[Collected data]

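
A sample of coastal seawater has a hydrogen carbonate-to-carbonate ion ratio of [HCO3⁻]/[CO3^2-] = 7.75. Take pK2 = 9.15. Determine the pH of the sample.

From K2 = [H⁺][CO3^2-]/[HCO3⁻]:  pH = pK2 − log₁₀([HCO3⁻]/[CO3^2-])
log₁₀(7.75) = +0.889
pH = 9.15 − (+0.889) = 8.26

pH = 8.26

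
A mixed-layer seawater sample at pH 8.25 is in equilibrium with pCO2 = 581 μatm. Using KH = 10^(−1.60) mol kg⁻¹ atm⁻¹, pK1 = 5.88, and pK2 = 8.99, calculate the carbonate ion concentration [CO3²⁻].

[CO2*] = KH · pCO2 = 10^(−1.60) × 581×10^-6 = 1.459×10^-5 mol/kg
α₀ = 1/(1 + K1/[H⁺] + K1K2/[H⁺]²) = 1/(1 + 10^+2.37 + 10^+1.63) = 0.003596
DIC = [CO2*]/α₀ = 1.459×10^-5 / 0.003596 = 4.058 mmol/kg
[CO3²⁻] = α₂·DIC; α₂ = 0.1534, so [CO3²⁻] = 0.1534 × 4.058 = 0.623 mmol/kg

[CO3²⁻] = 0.623 mmol/kg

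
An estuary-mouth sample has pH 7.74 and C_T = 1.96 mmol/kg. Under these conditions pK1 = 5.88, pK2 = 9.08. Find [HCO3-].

[HCO3⁻] = 1.85 mmol/kg

α₁ = 1 / (1 + [H⁺]/K1 + K2/[H⁺]) = 1 / (1 + 10^-1.86 + 10^-1.34)
   = 1 / (1 + 0.013804 + 0.045709) = 1/1.0595 = 0.9438
[HCO3⁻] = α₁ × DIC = 0.9438 × 1.96 = 1.85 mmol/kg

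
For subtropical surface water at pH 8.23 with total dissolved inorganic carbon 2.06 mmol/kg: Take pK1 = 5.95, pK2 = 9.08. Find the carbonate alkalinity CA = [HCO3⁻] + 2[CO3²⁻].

CA = [HCO3⁻] + 2[CO3²⁻] = (α₁ + 2α₂)·DIC
At pH 8.23: [H⁺]/K1 = 10^-2.28 = 0.0052481, K2/[H⁺] = 10^-0.85 = 0.14125
α₁ = 1/(1 + 0.0052481 + 0.14125) = 1/1.1465 = 0.8722; α₂ = α₁·K2/[H⁺] = 0.1232
α₁ + 2α₂ = 1.1186
CA = 1.1186 × 2.06 = 2.30 mmol/kg

CA = 2.30 mmol/kg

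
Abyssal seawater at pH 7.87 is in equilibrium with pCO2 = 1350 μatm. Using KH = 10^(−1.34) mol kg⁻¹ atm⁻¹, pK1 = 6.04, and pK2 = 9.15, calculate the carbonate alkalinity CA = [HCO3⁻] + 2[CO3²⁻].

CA = 4.61 mmol/kg

[CO2*] = KH · pCO2 = 10^(−1.34) × 1350×10^-6 = 6.171×10^-5 mol/kg
α₀ = 1/(1 + K1/[H⁺] + K1K2/[H⁺]²) = 1/(1 + 10^+1.83 + 10^+0.55) = 0.01386
DIC = [CO2*]/α₀ = 6.171×10^-5 / 0.01386 = 4.453 mmol/kg
CA = (α₁ + 2α₂)·DIC = (0.9370 + 2×0.04917) × 4.453 = 4.61 mmol/kg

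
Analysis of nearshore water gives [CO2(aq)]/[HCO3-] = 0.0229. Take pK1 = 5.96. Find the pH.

pH = 7.60

From K1 = [H⁺][HCO3-]/[CO2(aq)]:  pH = pK1 − log₁₀([CO2(aq)]/[HCO3-])
log₁₀(0.0229) = -1.640
pH = 5.96 − (-1.640) = 7.60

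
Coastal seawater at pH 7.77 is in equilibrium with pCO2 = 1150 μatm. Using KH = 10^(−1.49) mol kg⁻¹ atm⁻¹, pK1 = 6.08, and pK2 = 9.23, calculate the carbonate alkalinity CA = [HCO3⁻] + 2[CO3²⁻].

[CO2*] = KH · pCO2 = 10^(−1.49) × 1150×10^-6 = 3.721×10^-5 mol/kg
α₀ = 1/(1 + K1/[H⁺] + K1K2/[H⁺]²) = 1/(1 + 10^+1.69 + 10^+0.23) = 0.01935
DIC = [CO2*]/α₀ = 3.721×10^-5 / 0.01935 = 1.923 mmol/kg
CA = (α₁ + 2α₂)·DIC = (0.9478 + 2×0.03286) × 1.923 = 1.95 mmol/kg

CA = 1.95 mmol/kg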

# DESCRIPTION OF THE TASK:
Your answer must consist solely of the lines from the one containing "Coastal seawater at" through the last line of the entries, reproduced exactly.

# EXERCISE RESPONSE:
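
Coastal seawater at pH 7.77 is in equilibrium with pCO2 = 1150 μatm. Using KH = 10^(−1.49) mol kg⁻¹ atm⁻¹, pK1 = 6.08, and pK2 = 9.23, calculate the carbonate alkalinity CA = [HCO3⁻] + 2[CO3²⁻].

[CO2*] = KH · pCO2 = 10^(−1.49) × 1150×10^-6 = 3.721×10^-5 mol/kg
α₀ = 1/(1 + K1/[H⁺] + K1K2/[H⁺]²) = 1/(1 + 10^+1.69 + 10^+0.23) = 0.01935
DIC = [CO2*]/α₀ = 3.721×10^-5 / 0.01935 = 1.923 mmol/kg
CA = (α₁ + 2α₂)·DIC = (0.9478 + 2×0.03286) × 1.923 = 1.95 mmol/kg

CA = 1.95 mmol/kg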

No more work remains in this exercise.